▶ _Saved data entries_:

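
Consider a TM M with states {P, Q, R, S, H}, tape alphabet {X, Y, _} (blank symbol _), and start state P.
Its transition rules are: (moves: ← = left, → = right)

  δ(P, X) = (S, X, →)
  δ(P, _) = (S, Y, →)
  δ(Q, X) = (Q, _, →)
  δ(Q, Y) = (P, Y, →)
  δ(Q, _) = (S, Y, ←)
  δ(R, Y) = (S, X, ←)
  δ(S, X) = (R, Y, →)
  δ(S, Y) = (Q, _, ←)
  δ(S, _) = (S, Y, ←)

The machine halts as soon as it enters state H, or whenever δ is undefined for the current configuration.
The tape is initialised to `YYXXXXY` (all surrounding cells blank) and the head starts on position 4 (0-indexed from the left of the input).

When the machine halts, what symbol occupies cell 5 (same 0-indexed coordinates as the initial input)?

Y

P | YYXX[X]XY   read X → write X, move →, go to S
S | YYXXX[X]Y   read X → write Y, move →, go to R
R | YYXXXY[Y]   read Y → write X, move ←, go to S
S | YYXXX[Y]X   read Y → write _, move ←, go to Q
Q | YYXX[X]_X   read X → write _, move →, go to Q
Q | YYXX_[_]X   read _ → write Y, move ←, go to S
S | YYXX[_]YX   read _ → write Y, move ←, go to S
S | YYX[X]YYX   read X → write Y, move →, go to R
R | YYXY[Y]YX   read Y → write X, move ←, go to S
S | YYX[Y]XYX   read Y → write _, move ←, go to Q
Q | YY[X]_XYX   read X → write _, move →, go to Q
Q | YY_[_]XYX   read _ → write Y, move ←, go to S
S | YY[_]YXYX   read _ → write Y, move ←, go to S
S | Y[Y]YYXYX   read Y → write _, move ←, go to Q
Q | [Y]_YYXYX   read Y → write Y, move →, go to P
P | Y[_]YYXYX   read _ → write Y, move →, go to S
S | YY[Y]YXYX   read Y → write _, move ←, go to Q
Q | Y[Y]_YXYX   read Y → write Y, move →, go to P
P | YY[_]YXYX   read _ → write Y, move →, go to S
S | YYY[Y]XYX   read Y → write _, move ←, go to Q
Q | YY[Y]_XYX   read Y → write Y, move →, go to P
P | YYY[_]XYX   read _ → write Y, move →, go to S
S | YYYY[X]YX   read X → write Y, move →, go to R
R | YYYYY[Y]X   read Y → write X, move ←, go to S
S | YYYY[Y]XX   read Y → write _, move ←, go to Q
Q | YYY[Y]_XX   read Y → write Y, move →, go to P
P | YYYY[_]XX   read _ → write Y, move →, go to S
S | YYYYY[X]X   read X → write Y, move →, go to R
R | YYYYYY[X]
Cell 5 holds Y when M halts.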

▶ _Task item_: What is the number of lines in the entries above that include the word "left"? Answer with that number alone.

▶ _Result below_: 2